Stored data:
----------------------------------------

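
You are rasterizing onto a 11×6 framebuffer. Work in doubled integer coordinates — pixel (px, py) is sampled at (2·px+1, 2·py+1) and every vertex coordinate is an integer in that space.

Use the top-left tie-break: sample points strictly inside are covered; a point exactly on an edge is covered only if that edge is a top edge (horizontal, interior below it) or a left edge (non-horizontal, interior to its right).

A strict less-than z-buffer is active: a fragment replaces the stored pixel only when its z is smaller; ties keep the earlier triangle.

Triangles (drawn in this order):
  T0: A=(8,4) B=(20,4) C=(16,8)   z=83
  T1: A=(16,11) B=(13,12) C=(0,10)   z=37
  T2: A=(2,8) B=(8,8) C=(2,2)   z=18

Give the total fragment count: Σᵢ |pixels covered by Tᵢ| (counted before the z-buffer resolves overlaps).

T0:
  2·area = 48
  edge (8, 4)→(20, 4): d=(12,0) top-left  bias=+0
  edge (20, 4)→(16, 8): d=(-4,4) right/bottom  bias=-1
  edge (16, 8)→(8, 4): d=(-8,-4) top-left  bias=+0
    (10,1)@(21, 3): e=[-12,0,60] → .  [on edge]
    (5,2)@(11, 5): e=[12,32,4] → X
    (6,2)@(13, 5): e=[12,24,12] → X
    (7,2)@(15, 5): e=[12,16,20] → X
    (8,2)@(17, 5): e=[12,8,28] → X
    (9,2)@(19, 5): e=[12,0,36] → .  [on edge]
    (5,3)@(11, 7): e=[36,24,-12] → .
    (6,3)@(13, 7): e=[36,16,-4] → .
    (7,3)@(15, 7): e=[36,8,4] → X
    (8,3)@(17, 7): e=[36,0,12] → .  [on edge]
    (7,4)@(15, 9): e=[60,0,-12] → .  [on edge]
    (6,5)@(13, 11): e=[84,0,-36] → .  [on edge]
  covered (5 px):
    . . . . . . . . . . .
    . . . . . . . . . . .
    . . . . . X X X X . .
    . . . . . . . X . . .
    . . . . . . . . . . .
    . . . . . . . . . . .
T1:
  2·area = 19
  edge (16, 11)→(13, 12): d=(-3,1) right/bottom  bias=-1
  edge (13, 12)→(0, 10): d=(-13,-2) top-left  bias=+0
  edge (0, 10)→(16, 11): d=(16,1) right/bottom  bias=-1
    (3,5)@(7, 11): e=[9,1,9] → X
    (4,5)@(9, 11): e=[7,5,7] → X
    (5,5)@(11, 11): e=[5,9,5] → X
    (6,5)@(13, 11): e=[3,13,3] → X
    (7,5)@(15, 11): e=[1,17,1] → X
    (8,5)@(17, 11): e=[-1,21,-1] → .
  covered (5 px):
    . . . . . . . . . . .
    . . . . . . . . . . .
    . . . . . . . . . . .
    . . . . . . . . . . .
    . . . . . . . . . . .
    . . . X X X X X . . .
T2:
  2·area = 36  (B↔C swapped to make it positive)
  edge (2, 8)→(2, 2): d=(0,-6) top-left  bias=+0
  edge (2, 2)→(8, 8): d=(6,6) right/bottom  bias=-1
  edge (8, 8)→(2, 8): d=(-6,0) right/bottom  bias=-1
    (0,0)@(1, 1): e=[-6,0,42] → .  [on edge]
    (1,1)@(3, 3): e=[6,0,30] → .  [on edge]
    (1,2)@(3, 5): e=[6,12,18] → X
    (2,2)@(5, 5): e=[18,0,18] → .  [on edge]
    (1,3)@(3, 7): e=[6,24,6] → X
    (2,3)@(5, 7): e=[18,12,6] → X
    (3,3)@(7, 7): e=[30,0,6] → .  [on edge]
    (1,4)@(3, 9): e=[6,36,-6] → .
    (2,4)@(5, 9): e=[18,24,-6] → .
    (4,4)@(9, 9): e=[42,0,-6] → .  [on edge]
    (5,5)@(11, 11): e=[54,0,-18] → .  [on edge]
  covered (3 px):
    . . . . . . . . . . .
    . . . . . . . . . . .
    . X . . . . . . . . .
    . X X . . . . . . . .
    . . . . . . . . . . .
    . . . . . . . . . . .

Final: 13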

----------------------------------------

- **Task details**: All lines in the records above with "only" need to be found and copied.

- **Exercise answer**:
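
Use the top-left tie-break: sample points strictly inside are covered; a point exactly on an edge is covered only if that edge is a top edge (horizontal, interior below it) or a left edge (non-horizontal, interior to its right).
A strict less-than z-buffer is active: a fragment replaces the stored pixel only when its z is smaller; ties keep the earlier triangle.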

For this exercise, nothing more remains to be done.